Please reproduce, exactly and in full, the lines running from the one that contains "A laboratory analyst" to the end of the entries.

-- Opening Marker --

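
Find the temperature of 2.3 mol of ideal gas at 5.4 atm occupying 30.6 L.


PV = nRT  (R = 0.08206 L·atm/(mol·K))
T = PV/(nR) = 5.4×30.6/(2.3×0.08206)
= 165.24/0.188738
= 875.50 K

875.50 K


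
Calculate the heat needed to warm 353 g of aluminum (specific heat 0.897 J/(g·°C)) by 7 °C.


q = mcΔT = 353 × 0.897 × 7
= 2216.49 J

2216.49 J


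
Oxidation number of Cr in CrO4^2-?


x + 4(-2) = -2, so x = +6
Oxidation number: +6

+6


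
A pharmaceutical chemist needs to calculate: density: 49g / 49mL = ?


ρ = mass/volume
= 49/49
= 1.0 g/mL

1.0 g/mL


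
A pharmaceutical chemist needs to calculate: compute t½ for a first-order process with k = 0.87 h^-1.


t½ = ln2/k = 0.693147/(0.87 h^-1)
= 0.7967 h

0.7967 h


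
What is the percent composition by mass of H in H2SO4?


M(H2SO4) = 2×1.008 + 1×32.07 + 4×16.0 = 98.086 g/mol
Mass of H = 2 × 1.008 = 2.016 g/mol
% H = 2.016/98.086 × 100 = 2.06%

2.06%


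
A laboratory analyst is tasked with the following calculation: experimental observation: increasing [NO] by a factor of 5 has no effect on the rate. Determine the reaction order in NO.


rate ∝ [NO]^n
rate ∝ [NO]^0
Order in NO: 0

0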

-- Closing Marker --

**Output for this exercise:**
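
A laboratory analyst is tasked with the following calculation: experimental observation: increasing [NO] by a factor of 5 has no effect on the rate. Determine the reaction order in NO.


rate ∝ [NO]^n
rate ∝ [NO]^0
Order in NO: 0

0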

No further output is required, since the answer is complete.